*** RECORDS Section Begins ***

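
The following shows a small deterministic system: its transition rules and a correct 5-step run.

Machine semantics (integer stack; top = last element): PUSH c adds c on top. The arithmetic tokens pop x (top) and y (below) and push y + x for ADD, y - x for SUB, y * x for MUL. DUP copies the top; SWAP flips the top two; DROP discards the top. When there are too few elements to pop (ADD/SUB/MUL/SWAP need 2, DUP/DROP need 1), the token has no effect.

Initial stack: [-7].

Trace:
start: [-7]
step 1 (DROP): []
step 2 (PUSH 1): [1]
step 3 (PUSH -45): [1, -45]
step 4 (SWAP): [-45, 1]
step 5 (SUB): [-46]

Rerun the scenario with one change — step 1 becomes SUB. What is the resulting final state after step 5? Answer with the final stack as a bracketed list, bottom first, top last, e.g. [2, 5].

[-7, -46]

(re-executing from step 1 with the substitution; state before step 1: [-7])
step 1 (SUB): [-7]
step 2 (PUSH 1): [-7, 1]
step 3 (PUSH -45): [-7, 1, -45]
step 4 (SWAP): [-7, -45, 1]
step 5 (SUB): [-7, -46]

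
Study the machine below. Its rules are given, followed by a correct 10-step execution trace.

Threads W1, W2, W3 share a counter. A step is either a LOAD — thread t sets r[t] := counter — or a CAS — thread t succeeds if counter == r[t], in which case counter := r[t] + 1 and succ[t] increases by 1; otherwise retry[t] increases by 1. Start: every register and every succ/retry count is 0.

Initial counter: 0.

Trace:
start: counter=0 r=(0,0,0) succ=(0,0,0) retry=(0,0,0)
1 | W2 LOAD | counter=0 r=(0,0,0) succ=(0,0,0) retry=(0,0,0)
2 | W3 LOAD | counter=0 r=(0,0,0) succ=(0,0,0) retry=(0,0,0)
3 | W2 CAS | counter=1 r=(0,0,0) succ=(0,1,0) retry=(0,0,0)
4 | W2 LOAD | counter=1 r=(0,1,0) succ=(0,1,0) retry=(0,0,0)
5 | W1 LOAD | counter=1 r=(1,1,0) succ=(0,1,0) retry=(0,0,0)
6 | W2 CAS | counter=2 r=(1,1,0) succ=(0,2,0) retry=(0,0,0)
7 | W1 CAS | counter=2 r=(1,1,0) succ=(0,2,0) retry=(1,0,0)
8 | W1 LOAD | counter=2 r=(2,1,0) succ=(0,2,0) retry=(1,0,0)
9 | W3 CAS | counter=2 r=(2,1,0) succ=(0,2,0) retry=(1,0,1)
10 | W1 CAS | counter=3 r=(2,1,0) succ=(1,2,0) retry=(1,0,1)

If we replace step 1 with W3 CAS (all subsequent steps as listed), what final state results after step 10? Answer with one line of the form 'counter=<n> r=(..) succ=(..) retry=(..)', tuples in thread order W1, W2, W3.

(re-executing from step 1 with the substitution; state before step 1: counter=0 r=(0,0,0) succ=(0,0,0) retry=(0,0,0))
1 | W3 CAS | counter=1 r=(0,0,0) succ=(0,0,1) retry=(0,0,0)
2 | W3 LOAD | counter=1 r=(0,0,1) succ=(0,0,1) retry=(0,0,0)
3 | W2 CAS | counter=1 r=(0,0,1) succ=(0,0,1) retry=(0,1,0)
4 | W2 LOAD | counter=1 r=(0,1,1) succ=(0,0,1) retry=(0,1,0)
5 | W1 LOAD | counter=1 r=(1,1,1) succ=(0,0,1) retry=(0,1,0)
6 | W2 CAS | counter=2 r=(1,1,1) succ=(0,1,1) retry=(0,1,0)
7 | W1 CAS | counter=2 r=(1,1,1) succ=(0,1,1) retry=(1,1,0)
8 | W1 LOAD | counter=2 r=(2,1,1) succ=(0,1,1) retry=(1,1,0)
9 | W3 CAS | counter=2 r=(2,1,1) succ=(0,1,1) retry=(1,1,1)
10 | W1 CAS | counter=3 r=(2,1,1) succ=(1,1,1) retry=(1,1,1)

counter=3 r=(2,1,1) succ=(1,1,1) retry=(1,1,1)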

*** RECORDS Section Ends ***

Could the data above be returned exactly as it stands?

> OUTPUT FOR THIS EXERCISE
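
The following shows a small deterministic system: its transition rules and a correct 5-step run.

Machine semantics (integer stack; top = last element): PUSH c adds c on top. The arithmetic tokens pop x (top) and y (below) and push y + x for ADD, y - x for SUB, y * x for MUL. DUP copies the top; SWAP flips the top two; DROP discards the top. When there are too few elements to pop (ADD/SUB/MUL/SWAP need 2, DUP/DROP need 1), the token has no effect.

Initial stack: [-7].

Trace:
start: [-7]
step 1 (DROP): []
step 2 (PUSH 1): [1]
step 3 (PUSH -45): [1, -45]
step 4 (SWAP): [-45, 1]
step 5 (SUB): [-46]

Rerun the scenario with one change — step 1 becomes SUB. What is the resulting final state after step 5? Answer with the final stack as a bracketed list, bottom first, top last, e.g. [2, 5].

[-7, -46]

(re-executing from step 1 with the substitution; state before step 1: [-7])
step 1 (SUB): [-7]
step 2 (PUSH 1): [-7, 1]
step 3 (PUSH -45): [-7, 1, -45]
step 4 (SWAP): [-7, -45, 1]
step 5 (SUB): [-7, -46]

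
Study the machine below. Its rules are given, followed by a correct 10-step execution trace.

Threads W1, W2, W3 share a counter. A step is either a LOAD — thread t sets r[t] := counter — or a CAS — thread t succeeds if counter == r[t], in which case counter := r[t] + 1 and succ[t] increases by 1; otherwise retry[t] increases by 1. Start: every register and every succ/retry count is 0.

Initial counter: 0.

Trace:
start: counter=0 r=(0,0,0) succ=(0,0,0) retry=(0,0,0)
1 | W2 LOAD | counter=0 r=(0,0,0) succ=(0,0,0) retry=(0,0,0)
2 | W3 LOAD | counter=0 r=(0,0,0) succ=(0,0,0) retry=(0,0,0)
3 | W2 CAS | counter=1 r=(0,0,0) succ=(0,1,0) retry=(0,0,0)
4 | W2 LOAD | counter=1 r=(0,1,0) succ=(0,1,0) retry=(0,0,0)
5 | W1 LOAD | counter=1 r=(1,1,0) succ=(0,1,0) retry=(0,0,0)
6 | W2 CAS | counter=2 r=(1,1,0) succ=(0,2,0) retry=(0,0,0)
7 | W1 CAS | counter=2 r=(1,1,0) succ=(0,2,0) retry=(1,0,0)
8 | W1 LOAD | counter=2 r=(2,1,0) succ=(0,2,0) retry=(1,0,0)
9 | W3 CAS | counter=2 r=(2,1,0) succ=(0,2,0) retry=(1,0,1)
10 | W1 CAS | counter=3 r=(2,1,0) succ=(1,2,0) retry=(1,0,1)

If we replace step 1 with W3 CAS (all subsequent steps as listed), what final state results after step 10? Answer with one line of the form 'counter=<n> r=(..) succ=(..) retry=(..)', tuples in thread order W1, W2, W3.

(re-executing from step 1 with the substitution; state before step 1: counter=0 r=(0,0,0) succ=(0,0,0) retry=(0,0,0))
1 | W3 CAS | counter=1 r=(0,0,0) succ=(0,0,1) retry=(0,0,0)
2 | W3 LOAD | counter=1 r=(0,0,1) succ=(0,0,1) retry=(0,0,0)
3 | W2 CAS | counter=1 r=(0,0,1) succ=(0,0,1) retry=(0,1,0)
4 | W2 LOAD | counter=1 r=(0,1,1) succ=(0,0,1) retry=(0,1,0)
5 | W1 LOAD | counter=1 r=(1,1,1) succ=(0,0,1) retry=(0,1,0)
6 | W2 CAS | counter=2 r=(1,1,1) succ=(0,1,1) retry=(0,1,0)
7 | W1 CAS | counter=2 r=(1,1,1) succ=(0,1,1) retry=(1,1,0)
8 | W1 LOAD | counter=2 r=(2,1,1) succ=(0,1,1) retry=(1,1,0)
9 | W3 CAS | counter=2 r=(2,1,1) succ=(0,1,1) retry=(1,1,1)
10 | W1 CAS | counter=3 r=(2,1,1) succ=(1,1,1) retry=(1,1,1)

counter=3 r=(2,1,1) succ=(1,1,1) retry=(1,1,1)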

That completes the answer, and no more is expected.